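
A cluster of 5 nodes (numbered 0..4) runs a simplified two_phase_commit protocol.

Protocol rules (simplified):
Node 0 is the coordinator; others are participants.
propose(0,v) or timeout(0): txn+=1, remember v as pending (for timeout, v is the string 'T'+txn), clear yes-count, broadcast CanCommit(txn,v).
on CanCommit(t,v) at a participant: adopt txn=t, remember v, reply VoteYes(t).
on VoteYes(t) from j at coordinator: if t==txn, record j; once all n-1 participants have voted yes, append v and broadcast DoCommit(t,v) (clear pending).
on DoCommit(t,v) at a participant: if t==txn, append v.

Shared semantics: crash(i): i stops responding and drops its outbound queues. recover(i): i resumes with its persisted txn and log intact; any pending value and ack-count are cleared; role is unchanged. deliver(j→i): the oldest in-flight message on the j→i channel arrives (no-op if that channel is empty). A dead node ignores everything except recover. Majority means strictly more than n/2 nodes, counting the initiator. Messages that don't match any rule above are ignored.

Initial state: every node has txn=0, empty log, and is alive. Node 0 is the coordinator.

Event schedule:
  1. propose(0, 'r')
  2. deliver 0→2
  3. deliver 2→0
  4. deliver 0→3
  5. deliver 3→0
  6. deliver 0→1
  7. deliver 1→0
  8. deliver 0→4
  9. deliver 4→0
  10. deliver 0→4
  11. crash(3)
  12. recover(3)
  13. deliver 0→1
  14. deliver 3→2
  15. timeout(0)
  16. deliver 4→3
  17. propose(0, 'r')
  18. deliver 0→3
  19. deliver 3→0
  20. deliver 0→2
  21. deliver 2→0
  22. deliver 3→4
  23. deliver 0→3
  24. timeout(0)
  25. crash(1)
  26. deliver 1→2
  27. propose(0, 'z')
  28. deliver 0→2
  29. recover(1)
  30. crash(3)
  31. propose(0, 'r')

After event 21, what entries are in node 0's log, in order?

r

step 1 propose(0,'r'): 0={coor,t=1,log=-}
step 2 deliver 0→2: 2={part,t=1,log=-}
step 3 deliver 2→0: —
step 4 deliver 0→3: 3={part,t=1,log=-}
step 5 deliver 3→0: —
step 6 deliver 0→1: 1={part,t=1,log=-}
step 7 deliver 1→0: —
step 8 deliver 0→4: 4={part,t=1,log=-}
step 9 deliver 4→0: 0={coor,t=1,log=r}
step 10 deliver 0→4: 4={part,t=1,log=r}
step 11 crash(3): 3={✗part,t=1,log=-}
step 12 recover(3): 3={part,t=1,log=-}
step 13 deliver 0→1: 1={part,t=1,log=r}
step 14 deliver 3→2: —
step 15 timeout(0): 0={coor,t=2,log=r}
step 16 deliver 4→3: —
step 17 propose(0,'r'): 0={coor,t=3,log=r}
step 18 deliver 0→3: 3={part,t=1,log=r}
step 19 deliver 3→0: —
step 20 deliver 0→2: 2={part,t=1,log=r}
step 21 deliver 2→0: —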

○ ○ ○ ○ ○ ○ ○

In the records above, find each line that mentions the string "empty", then copy it.

* _Answer space_:
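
Shared semantics: crash(i): i stops responding and drops its outbound queues. recover(i): i resumes with its persisted txn and log intact; any pending value and ack-count are cleared; role is unchanged. deliver(j→i): the oldest in-flight message on the j→i channel arrives (no-op if that channel is empty). A dead node ignores everything except recover. Majority means strictly more than n/2 nodes, counting the initiator. Messages that don't match any rule above are ignored.
Initial state: every node has txn=0, empty log, and is alive. Node 0 is the coordinator.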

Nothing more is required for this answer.